WORK TASK:
For the data below, please report each line where the word "What" is found.

BEGIN

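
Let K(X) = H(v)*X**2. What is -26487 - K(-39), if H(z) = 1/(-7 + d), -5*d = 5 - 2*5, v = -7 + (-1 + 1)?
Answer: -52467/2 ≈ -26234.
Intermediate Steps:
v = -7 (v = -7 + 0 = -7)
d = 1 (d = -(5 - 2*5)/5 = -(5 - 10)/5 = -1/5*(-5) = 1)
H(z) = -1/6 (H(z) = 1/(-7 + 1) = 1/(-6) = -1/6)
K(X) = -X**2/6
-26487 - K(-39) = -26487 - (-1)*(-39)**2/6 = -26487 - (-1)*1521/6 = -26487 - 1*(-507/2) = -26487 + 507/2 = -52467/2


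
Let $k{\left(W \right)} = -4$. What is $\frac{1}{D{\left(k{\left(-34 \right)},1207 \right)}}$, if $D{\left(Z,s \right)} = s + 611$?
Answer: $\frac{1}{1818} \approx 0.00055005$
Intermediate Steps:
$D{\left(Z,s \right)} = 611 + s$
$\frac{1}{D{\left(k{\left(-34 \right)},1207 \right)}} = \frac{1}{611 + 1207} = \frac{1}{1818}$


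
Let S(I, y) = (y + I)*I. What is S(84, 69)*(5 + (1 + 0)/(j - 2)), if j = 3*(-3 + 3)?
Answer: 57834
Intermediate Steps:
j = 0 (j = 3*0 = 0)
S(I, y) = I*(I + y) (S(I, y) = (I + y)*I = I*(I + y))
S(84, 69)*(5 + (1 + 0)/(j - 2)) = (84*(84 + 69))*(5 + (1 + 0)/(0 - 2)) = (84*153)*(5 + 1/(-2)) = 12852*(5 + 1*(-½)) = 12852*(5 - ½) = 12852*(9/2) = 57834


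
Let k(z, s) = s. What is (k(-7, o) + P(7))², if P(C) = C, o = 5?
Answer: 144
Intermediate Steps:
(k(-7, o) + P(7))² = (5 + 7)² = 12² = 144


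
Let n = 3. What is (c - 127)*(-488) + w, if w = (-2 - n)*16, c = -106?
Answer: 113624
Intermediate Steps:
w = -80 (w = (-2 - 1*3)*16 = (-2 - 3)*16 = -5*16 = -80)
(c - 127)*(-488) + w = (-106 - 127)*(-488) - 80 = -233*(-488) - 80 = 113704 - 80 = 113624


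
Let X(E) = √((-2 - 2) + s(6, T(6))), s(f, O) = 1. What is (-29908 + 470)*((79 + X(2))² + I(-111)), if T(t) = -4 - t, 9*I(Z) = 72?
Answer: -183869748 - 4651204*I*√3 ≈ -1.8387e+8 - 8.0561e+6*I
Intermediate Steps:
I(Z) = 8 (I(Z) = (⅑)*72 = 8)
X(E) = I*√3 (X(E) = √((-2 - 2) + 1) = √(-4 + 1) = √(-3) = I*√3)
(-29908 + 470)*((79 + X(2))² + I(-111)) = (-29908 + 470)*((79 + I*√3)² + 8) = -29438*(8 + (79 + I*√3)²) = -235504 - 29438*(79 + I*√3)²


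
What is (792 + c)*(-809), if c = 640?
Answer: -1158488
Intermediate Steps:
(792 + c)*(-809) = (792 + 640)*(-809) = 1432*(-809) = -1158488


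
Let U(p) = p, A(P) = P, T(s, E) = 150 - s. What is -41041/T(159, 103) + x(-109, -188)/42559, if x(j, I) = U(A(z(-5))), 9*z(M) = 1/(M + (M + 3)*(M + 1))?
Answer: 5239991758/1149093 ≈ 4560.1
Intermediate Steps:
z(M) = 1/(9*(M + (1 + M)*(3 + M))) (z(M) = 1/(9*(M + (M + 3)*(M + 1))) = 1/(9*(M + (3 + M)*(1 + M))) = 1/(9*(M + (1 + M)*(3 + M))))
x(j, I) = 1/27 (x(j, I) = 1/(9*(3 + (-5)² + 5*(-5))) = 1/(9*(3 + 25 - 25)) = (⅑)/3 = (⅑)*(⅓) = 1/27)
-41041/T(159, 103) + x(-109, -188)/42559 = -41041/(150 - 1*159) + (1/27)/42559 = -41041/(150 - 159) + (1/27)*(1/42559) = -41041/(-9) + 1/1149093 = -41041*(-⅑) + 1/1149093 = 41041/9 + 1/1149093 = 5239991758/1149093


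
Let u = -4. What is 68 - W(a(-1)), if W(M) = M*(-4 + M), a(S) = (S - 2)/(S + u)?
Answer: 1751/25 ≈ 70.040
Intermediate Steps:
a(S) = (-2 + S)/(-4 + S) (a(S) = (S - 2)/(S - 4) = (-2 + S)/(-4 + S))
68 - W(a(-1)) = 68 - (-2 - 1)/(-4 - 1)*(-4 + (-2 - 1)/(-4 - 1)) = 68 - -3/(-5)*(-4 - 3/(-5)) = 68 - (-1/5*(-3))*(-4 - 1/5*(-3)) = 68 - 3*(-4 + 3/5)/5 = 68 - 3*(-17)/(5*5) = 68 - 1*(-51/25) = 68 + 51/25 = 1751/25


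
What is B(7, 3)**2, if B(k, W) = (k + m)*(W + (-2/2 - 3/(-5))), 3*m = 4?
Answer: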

END

FINISHED TASK:
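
Let K(X) = H(v)*X**2. What is -26487 - K(-39), if H(z) = 1/(-7 + d), -5*d = 5 - 2*5, v = -7 + (-1 + 1)?
Let $k{\left(W \right)} = -4$. What is $\frac{1}{D{\left(k{\left(-34 \right)},1207 \right)}}$, if $D{\left(Z,s \right)} = s + 611$?
Let S(I, y) = (y + I)*I. What is S(84, 69)*(5 + (1 + 0)/(j - 2)), if j = 3*(-3 + 3)?
Let k(z, s) = s. What is (k(-7, o) + P(7))², if P(C) = C, o = 5?
Let n = 3. What is (c - 127)*(-488) + w, if w = (-2 - n)*16, c = -106?
Let X(E) = √((-2 - 2) + s(6, T(6))), s(f, O) = 1. What is (-29908 + 470)*((79 + X(2))² + I(-111)), if T(t) = -4 - t, 9*I(Z) = 72?
What is (792 + c)*(-809), if c = 640?
Let U(p) = p, A(P) = P, T(s, E) = 150 - s. What is -41041/T(159, 103) + x(-109, -188)/42559, if x(j, I) = U(A(z(-5))), 9*z(M) = 1/(M + (M + 3)*(M + 1))?
Let u = -4. What is 68 - W(a(-1)), if W(M) = M*(-4 + M), a(S) = (S - 2)/(S + u)?
What is B(7, 3)**2, if B(k, W) = (k + m)*(W + (-2/2 - 3/(-5))), 3*m = 4?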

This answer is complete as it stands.